§ **Requirement**
Everything from the line containing "What is the" to the end of the records should be reproduced exactly, and nothing before it.

§ **Excerpted data**

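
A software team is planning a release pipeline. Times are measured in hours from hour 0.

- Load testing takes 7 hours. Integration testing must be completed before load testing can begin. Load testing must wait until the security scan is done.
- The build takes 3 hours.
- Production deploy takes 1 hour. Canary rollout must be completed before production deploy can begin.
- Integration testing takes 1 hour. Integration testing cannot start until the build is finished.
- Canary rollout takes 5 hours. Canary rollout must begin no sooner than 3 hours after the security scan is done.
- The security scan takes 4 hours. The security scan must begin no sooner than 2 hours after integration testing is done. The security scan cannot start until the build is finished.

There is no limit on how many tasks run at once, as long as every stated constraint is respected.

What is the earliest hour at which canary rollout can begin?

The build has no prerequisites, so it starts at hour 0 and finishes at hour 3.
Integration testing cannot begin until the build (finishes hour 3). It runs from hour 3 to 3 + 1 = hour 4.
For the security scan: integration testing (finishes hour 4, plus 2-hour gap → hour 6); the build (finishes hour 3). Taking the maximum gives a start of hour 6, and it finishes at 6 + 4 = hour 10.
Canary rollout waits on the security scan (finishes hour 10, plus 3-hour gap → hour 13), so the earliest it can start is hour 13.

13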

§ **Response to the task**
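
What is the earliest hour at which canary rollout can begin?

The build has no prerequisites, so it starts at hour 0 and finishes at hour 3.
Integration testing cannot begin until the build (finishes hour 3). It runs from hour 3 to 3 + 1 = hour 4.
For the security scan: integration testing (finishes hour 4, plus 2-hour gap → hour 6); the build (finishes hour 3). Taking the maximum gives a start of hour 6, and it finishes at 6 + 4 = hour 10.
Canary rollout waits on the security scan (finishes hour 10, plus 3-hour gap → hour 13), so the earliest it can start is hour 13.

13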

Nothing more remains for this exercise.